* About this exercise *
When the line containing "The irreversible first-order series A → D" is reached, begin reproducing lines exactly and continue through the last line of the records below.

--- Entries shown Enclosed Below ---

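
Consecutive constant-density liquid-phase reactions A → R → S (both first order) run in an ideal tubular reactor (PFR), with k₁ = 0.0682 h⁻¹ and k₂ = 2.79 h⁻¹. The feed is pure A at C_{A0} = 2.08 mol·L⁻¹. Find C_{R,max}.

0.0463 mol·L⁻¹

At the optimum, C_{R,max}/C_{A0} = (k₁/k₂)^[k₂/(k₂−k₁)].
= (0.0682/2.79)^(2.79/(2.79−0.0682)) = (0.02444)^(1.025) = 0.02227.
C_{R,max} = 0.02227×2.08 = 0.0463 mol·L⁻¹.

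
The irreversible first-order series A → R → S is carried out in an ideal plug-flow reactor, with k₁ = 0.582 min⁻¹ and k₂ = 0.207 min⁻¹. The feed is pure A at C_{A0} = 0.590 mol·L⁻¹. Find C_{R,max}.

For a first-order series the maximum intermediate yield is C_{R,max}/C_{A0} = (k₁/k₂)^[k₂/(k₂−k₁)].
= (0.582/0.207)^(0.207/(0.207−0.582)) = (2.812)^(-0.5520) = 0.5652.
C_{R,max} = 0.5652×0.590 = 0.333 mol·L⁻¹.

0.333 mol·L⁻¹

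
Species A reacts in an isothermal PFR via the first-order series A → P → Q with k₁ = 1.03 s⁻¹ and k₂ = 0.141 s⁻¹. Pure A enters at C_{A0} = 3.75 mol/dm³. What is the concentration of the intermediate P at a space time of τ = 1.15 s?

For first-order series with pure A initially, C_P(τ) = k₁C_{A0}/(k₂−k₁)·(e^(−k₁τ) − e^(−k₂τ)).
e^(−k₁τ) = e^(−1.03×1.15) = e^(−1.184) = 0.3059; e^(−k₂τ) = e^(−0.1621) = 0.8503.
C_P = 1.03×3.75/(0.141−1.03) × (0.3059−0.8503) = (-4.345)×(-0.5444) = 2.365 mol/dm³.

2.37 mol/dm³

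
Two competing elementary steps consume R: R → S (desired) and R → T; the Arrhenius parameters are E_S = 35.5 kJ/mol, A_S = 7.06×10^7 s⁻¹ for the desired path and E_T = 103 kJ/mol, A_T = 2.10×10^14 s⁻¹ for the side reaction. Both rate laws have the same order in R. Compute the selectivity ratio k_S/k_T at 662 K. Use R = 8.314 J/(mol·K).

k_S/k_T = (A_S/A_T)·exp[−(E_S−E_T)/(RT)] = (A_S/A_T)·exp[(E_T−E_S)/(RT)].
(E_T−E_S)/(RT) = (103−35.5)×10³/(8.314×662) = 67500/5504 = 12.26.
k_S/k_T = (7.06×10^7/2.10×10^14)·exp(12.26) = 3.362×10^-7 × 2.119×10^5 = 0.0713.

0.0713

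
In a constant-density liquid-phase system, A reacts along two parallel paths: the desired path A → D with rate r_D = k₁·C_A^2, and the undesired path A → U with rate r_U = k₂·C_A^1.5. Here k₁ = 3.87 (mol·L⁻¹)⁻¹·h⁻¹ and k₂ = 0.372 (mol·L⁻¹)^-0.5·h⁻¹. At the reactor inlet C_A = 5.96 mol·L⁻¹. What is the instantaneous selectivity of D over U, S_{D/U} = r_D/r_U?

25.4

S_{D/U} = r_D/r_U = (k₁·C_A^2)/(k₂·C_A^1.5) = (k₁/k₂)·C_A^0.5.
= (3.87×5.960^2) / (0.372×5.960^1.5) = 137.5/5.413 = 25.4.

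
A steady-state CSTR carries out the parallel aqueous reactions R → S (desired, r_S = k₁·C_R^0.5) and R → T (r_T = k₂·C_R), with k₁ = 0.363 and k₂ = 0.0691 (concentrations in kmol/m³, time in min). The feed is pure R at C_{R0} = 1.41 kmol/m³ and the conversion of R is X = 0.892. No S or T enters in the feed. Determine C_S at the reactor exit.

Exit C_R = C_{R0}(1−X) = 1.41×0.108 = 0.1523 kmol/m³.
A CSTR operates uniformly at the exit composition, giving r_S = 0.1417 and r_T = 0.01052 (each k·C_R^n at C_R = 0.1523).
Fraction of consumed R going to S: r_S/(r_S+r_T) = 0.9309.
C_S = 0.9309·C_{R0}·X = 0.9309×1.41×0.892 = 1.17 kmol/m³.

1.17 kmol/m³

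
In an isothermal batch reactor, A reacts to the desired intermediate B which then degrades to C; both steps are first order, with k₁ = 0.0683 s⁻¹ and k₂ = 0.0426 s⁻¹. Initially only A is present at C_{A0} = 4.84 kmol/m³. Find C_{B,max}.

2.21 kmol/m³

Evaluating C_B at t_opt = ln(k₂/k₁)/(k₂−k₁) gives C_{B,max}/C_{A0} = (k₁/k₂)^[k₂/(k₂−k₁)].
= (0.0683/0.0426)^(0.0426/(0.0426−0.0683)) = (1.603)^(-1.658) = 0.4573.
C_{B,max} = 0.4573×4.84 = 2.21 kmol/m³.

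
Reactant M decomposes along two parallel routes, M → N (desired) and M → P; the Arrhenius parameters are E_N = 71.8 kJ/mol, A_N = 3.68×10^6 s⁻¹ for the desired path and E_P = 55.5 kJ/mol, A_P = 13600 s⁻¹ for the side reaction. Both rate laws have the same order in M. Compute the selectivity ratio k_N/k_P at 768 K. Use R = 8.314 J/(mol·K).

Since both paths have the same order in M, the concentration cancels and S_{N/P} = k_N/k_P = (A_N/A_P)·exp[(E_P−E_N)/(RT)].
(E_P−E_N)/(RT) = (55.5−71.8)×10³/(8.314×768) = -16300/6385 = -2.553.
k_N/k_P = (3.68×10^6/13600)·exp(-2.553) = 270.6 × 0.07786 = 21.1.

21.1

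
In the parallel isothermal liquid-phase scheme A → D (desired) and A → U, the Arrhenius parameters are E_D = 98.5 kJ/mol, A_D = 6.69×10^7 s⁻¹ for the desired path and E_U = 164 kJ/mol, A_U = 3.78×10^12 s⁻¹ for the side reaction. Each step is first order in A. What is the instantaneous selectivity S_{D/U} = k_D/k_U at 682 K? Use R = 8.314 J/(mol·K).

1.84

With equal orders, S_{D/U} = k_D/k_U = (A_D/A_U)·exp[(E_U−E_D)/(RT)].
(E_U−E_D)/(RT) = (164−98.5)×10³/(8.314×682) = 65500/5670 = 11.55.
k_D/k_U = (6.69×10^7/3.78×10^12)·exp(11.55) = 1.770×10^-5 × 1.040×10^5 = 1.84.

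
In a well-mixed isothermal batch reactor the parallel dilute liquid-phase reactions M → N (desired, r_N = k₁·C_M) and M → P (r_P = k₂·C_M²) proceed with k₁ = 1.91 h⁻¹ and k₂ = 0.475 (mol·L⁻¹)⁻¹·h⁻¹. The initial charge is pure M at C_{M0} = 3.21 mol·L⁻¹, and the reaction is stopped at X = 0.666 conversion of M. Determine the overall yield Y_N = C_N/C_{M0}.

C_M = C_{M0}(1−X) = 1.072 mol·L⁻¹.
Along a PFR/batch, dC_N/dC_M = −r_N/(r_N+r_P) = −k₁/(k₁+k₂·C_M).
Integrating from C_{M0} to C_M: C_N = (1.91/0.475)·ln[(1.91+0.475·3.21)/(1.91+0.475·1.07)] = 4.021·ln(3.435/2.419) = 1.409 mol·L⁻¹.
Y_N = C_N/C_{M0} = 1.409/3.21 = 0.439.

0.439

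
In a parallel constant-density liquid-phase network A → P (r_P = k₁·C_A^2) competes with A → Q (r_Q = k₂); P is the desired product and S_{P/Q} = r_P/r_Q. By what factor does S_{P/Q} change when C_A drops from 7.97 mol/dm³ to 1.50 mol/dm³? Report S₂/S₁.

S_{P/Q} = (k₁/k₂)·C_A^2, so S₂/S₁ = (C_{A,2}/C_{A,1})^2.
= (1.50/7.97)^2 = (0.1882)^2 = 0.0354.
Selectivity toward P falls as C_A falls — high-concentration operation is favoured.

0.0354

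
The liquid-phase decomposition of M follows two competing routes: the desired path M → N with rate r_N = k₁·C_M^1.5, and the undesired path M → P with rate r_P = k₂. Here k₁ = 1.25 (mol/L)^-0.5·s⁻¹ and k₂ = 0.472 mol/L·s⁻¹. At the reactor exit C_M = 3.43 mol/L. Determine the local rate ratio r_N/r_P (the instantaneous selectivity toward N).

S_{N/P} = r_N/r_P = (k₁·C_M^1.5)/(k₂) = (k₁/k₂)·C_M^1.5.
= (1.25×3.430^1.5) / (0.472) = 7.941/0.4720 = 16.8.
Since the desired path is higher order in M, keeping C_M high (PFR or concentrated feed) favours N.

16.8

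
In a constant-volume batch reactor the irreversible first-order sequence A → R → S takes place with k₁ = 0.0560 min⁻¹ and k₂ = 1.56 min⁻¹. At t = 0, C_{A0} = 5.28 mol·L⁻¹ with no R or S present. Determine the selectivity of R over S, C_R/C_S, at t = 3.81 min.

For first-order series with pure A initially, C_R(t) = k₁C_{A0}/(k₂−k₁)·(e^(−k₁t) − e^(−k₂t)).
e^(−k₁t) = e^(−0.0560×3.81) = e^(−0.2134) = 0.8079; e^(−k₂t) = e^(−5.944) = 0.002623.
C_R = 0.0560×5.28/(1.56−0.0560) × (0.8079−0.002623) = 0.1966×0.8052 = 0.1583 mol·L⁻¹.
C_A = C_{A0}e^(−k₁t) = 4.266 mol·L⁻¹, so C_S = C_{A0}−C_A−C_R = 0.8562 mol·L⁻¹; C_R/C_S = 0.185.

0.185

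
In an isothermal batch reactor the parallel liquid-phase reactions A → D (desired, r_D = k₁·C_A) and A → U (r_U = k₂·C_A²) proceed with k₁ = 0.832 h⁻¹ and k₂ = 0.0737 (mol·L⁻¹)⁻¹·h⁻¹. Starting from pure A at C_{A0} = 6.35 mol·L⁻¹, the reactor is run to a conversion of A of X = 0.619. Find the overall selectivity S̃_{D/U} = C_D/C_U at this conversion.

C_A = C_{A0}(1−X) = 2.419 mol·L⁻¹.
Along a PFR/batch, dC_D/dC_A = −r_D/(r_D+r_U) = −k₁/(k₁+k₂·C_A).
Integrating from C_{A0} to C_A: C_D = (0.832/0.0737)·ln[(0.832+0.0737·6.35)/(0.832+0.0737·2.42)] = 11.29·ln(1.300/1.010) = 2.846 mol·L⁻¹.
C_U = (C_{A0}−C_A)−C_D = 1.085 mol·L⁻¹; S̃_{D/U} = 2.846/1.085 = 2.62.

2.62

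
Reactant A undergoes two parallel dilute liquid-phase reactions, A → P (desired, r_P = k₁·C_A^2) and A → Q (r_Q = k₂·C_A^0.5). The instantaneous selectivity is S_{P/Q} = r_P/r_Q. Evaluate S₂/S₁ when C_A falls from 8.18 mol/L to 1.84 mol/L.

0.107

S_{P/Q} = (k₁/k₂)·C_A^1.5, so S₂/S₁ = (C_{A,2}/C_{A,1})^1.5.
= (1.84/8.18)^1.5 = (0.2249)^1.5 = 0.107.
Selectivity toward P falls as C_A falls — high-concentration operation is favoured.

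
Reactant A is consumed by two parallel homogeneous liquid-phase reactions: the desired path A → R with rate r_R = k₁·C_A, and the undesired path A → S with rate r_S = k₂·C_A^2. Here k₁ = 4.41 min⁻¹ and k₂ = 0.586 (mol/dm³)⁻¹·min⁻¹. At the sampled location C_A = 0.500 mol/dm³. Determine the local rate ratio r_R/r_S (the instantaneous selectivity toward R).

15.1

S_{R/S} = r_R/r_S = (k₁·C_A)/(k₂·C_A^2) = (k₁/k₂)·C_A⁻¹.
= (4.41×0.5000) / (0.586×0.5000^2) = 2.205/0.1465 = 15.1.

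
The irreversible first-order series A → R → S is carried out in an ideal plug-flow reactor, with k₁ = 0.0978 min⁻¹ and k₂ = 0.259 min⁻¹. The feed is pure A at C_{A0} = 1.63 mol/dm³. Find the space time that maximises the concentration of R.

6.04 min

For first-order series the maximum of C_R occurs at τ_opt = ln(k₂/k₁)/(k₂−k₁).
= ln(0.259/0.0978)/(0.259−0.0978) = ln(2.648)/0.1612 = 0.9739/0.1612 = 6.04 min.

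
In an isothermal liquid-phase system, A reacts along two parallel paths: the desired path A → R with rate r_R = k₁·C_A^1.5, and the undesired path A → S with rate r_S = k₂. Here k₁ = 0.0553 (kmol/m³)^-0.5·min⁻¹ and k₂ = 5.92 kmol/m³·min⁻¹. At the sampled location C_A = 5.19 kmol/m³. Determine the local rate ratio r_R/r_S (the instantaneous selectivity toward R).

S_{R/S} = r_R/r_S = (k₁·C_A^1.5)/(k₂) = (k₁/k₂)·C_A^1.5.
= (0.0553×5.190^1.5) / (5.92) = 0.6538/5.920 = 0.110.
Since the desired path is higher order in A, keeping C_A high (PFR or concentrated feed) favours R.

0.110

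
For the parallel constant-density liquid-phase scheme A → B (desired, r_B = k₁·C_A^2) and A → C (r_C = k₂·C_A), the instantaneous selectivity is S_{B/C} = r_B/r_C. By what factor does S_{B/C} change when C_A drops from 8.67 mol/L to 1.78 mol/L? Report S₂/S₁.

S_{B/C} = (k₁/k₂)·C_A, so S₂/S₁ = (C_{A,2}/C_{A,1}).
= 1.78/8.67 = 0.205.
Selectivity toward B falls as C_A falls — high-concentration operation is favoured.

0.205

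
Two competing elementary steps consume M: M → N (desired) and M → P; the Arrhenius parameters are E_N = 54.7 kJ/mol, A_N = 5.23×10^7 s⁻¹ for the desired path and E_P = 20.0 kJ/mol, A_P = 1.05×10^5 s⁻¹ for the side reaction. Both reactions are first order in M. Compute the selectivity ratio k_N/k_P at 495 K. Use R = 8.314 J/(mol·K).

k_N/k_P = (A_N/A_P)·exp[−(E_N−E_P)/(RT)] = (A_N/A_P)·exp[(E_P−E_N)/(RT)].
(E_P−E_N)/(RT) = (20.0−54.7)×10³/(8.314×495) = -34700/4115 = -8.432.
k_N/k_P = (5.23×10^7/1.05×10^5)·exp(-8.432) = 498.1 × 2.179×10^-4 = 0.109.

0.109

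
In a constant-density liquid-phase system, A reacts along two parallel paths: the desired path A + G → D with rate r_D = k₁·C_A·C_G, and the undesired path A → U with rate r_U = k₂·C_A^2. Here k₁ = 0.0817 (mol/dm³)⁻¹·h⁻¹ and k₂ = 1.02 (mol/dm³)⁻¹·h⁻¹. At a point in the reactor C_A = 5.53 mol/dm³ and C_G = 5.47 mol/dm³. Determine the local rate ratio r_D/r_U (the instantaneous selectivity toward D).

S_{D/U} = r_D/r_U = (k₁·C_A·C_G)/(k₂·C_A^2) = (k₁/k₂)·C_A⁻¹·C_G.
= (0.0817×5.530×5.470) / (1.02×5.530^2) = 2.471/31.19 = 0.0792.

0.0792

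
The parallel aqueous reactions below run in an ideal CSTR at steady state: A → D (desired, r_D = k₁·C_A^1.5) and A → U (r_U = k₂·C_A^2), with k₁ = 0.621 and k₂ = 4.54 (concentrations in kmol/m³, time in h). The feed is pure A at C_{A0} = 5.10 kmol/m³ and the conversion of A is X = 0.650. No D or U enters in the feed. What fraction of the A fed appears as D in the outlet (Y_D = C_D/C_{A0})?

Exit C_A = C_{A0}(1−X) = 5.10×0.350 = 1.785 kmol/m³.
Rates in a CSTR are evaluated at the outlet concentration: r_D = 0.621×1.785^1.5 = 1.481, r_U = 4.54×1.785^2 = 14.47.
Fraction of consumed A going to D: r_D/(r_D+r_U) = 0.09287.
C_D = 0.09287·C_{A0}·X = 0.09287×5.10×0.650 = 0.308 kmol/m³; Y_D = C_D/C_{A0} = 0.0604.

0.0604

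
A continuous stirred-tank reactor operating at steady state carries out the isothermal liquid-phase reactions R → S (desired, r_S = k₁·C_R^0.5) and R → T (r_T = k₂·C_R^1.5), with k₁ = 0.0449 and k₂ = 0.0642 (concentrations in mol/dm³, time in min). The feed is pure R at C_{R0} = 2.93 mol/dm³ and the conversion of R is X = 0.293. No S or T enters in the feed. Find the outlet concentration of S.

Exit C_R = C_{R0}(1−X) = 2.93×0.707 = 2.072 mol/dm³.
A CSTR operates uniformly at the exit composition, giving r_S = 0.06462 and r_T = 0.1914 (each k·C_R^n at C_R = 2.072).
Fraction of consumed R going to S: r_S/(r_S+r_T) = 0.2524.
C_S = 0.2524·C_{R0}·X = 0.2524×2.93×0.293 = 0.217 mol/dm³.

0.217 mol/dm³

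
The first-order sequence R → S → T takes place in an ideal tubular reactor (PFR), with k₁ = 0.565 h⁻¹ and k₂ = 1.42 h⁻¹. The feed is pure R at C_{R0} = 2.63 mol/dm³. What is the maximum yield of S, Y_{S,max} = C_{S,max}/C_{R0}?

0.216

For a first-order series the maximum intermediate yield is C_{S,max}/C_{R0} = (k₁/k₂)^[k₂/(k₂−k₁)].
= (0.565/1.42)^(1.42/(1.42−0.565)) = (0.3979)^(1.661) = 0.2164.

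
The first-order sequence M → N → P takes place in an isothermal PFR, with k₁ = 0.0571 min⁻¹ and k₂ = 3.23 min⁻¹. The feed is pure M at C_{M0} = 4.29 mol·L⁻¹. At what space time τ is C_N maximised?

Setting dC_N/dτ = 0 gives τ_opt = ln(k₂/k₁)/(k₂−k₁).
= ln(3.23/0.0571)/(3.23−0.0571) = ln(56.57)/3.173 = 4.035/3.173 = 1.27 min.

1.27 min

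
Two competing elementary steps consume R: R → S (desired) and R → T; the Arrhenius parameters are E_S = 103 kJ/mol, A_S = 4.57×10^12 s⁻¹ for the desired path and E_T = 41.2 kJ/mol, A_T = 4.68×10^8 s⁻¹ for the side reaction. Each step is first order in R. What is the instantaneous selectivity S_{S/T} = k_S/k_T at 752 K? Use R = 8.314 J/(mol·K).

0.498

Since both paths have the same order in R, the concentration cancels and S_{S/T} = k_S/k_T = (A_S/A_T)·exp[(E_T−E_S)/(RT)].
(E_T−E_S)/(RT) = (41.2−103)×10³/(8.314×752) = -61800/6252 = -9.885.
k_S/k_T = (4.57×10^12/4.68×10^8)·exp(-9.885) = 9765 × 5.095×10^-5 = 0.498.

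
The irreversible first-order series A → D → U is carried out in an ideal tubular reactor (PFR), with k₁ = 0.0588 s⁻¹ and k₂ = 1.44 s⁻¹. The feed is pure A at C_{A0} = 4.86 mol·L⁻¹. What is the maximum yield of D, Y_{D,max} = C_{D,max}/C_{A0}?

For a first-order series the maximum intermediate yield is C_{D,max}/C_{A0} = (k₁/k₂)^[k₂/(k₂−k₁)].
= (0.0588/1.44)^(1.44/(1.44−0.0588)) = (0.04083)^(1.043) = 0.03564.

0.0356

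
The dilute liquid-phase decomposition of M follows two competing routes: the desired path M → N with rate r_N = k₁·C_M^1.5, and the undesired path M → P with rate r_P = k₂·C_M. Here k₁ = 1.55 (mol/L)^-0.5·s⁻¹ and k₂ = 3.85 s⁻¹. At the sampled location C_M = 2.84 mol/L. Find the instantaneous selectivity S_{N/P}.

0.678

S_{N/P} = r_N/r_P = (k₁·C_M^1.5)/(k₂·C_M) = (k₁/k₂)·C_M^0.5.
= (1.55×2.840^1.5) / (3.85×2.840) = 7.418/10.93 = 0.678.
Since the desired path is higher order in M, keeping C_M high (PFR or concentrated feed) favours N.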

--- End of Enclosed Entries shown ---

* Task response *
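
The irreversible first-order series A → D → U is carried out in an ideal tubular reactor (PFR), with k₁ = 0.0588 s⁻¹ and k₂ = 1.44 s⁻¹. The feed is pure A at C_{A0} = 4.86 mol·L⁻¹. What is the maximum yield of D, Y_{D,max} = C_{D,max}/C_{A0}?

For a first-order series the maximum intermediate yield is C_{D,max}/C_{A0} = (k₁/k₂)^[k₂/(k₂−k₁)].
= (0.0588/1.44)^(1.44/(1.44−0.0588)) = (0.04083)^(1.043) = 0.03564.

0.0356

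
The dilute liquid-phase decomposition of M follows two competing routes: the desired path M → N with rate r_N = k₁·C_M^1.5, and the undesired path M → P with rate r_P = k₂·C_M. Here k₁ = 1.55 (mol/L)^-0.5·s⁻¹ and k₂ = 3.85 s⁻¹. At the sampled location C_M = 2.84 mol/L. Find the instantaneous selectivity S_{N/P}.

0.678

S_{N/P} = r_N/r_P = (k₁·C_M^1.5)/(k₂·C_M) = (k₁/k₂)·C_M^0.5.
= (1.55×2.840^1.5) / (3.85×2.840) = 7.418/10.93 = 0.678.
Since the desired path is higher order in M, keeping C_M high (PFR or concentrated feed) favours N.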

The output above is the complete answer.